[INSTRUCTIONS TO FOLLOW] A single figure is required: the number of lines below that contain "method".

[RECORDS TO USE]
========================================
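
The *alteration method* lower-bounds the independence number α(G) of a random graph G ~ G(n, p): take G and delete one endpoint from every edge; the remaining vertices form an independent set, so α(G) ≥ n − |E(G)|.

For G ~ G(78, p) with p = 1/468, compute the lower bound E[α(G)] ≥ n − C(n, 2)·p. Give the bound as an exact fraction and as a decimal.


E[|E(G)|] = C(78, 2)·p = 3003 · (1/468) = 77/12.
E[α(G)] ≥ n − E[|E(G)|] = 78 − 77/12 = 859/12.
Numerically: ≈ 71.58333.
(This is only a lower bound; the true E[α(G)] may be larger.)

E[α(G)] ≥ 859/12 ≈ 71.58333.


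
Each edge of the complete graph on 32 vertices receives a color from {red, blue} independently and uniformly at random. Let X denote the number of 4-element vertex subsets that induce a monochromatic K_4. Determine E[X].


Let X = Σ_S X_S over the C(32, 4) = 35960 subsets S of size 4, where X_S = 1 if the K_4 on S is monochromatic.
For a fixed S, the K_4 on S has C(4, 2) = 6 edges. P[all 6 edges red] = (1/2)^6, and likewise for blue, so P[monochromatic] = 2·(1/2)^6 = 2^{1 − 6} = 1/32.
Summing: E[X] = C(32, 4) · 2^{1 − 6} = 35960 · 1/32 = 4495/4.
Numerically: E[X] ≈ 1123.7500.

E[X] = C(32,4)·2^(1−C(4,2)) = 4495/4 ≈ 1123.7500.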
========================================
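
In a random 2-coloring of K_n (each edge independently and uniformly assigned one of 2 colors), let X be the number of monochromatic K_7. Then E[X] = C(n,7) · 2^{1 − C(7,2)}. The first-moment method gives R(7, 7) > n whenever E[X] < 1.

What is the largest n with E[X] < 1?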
========================================
[EXERCISE SOLUTION] 2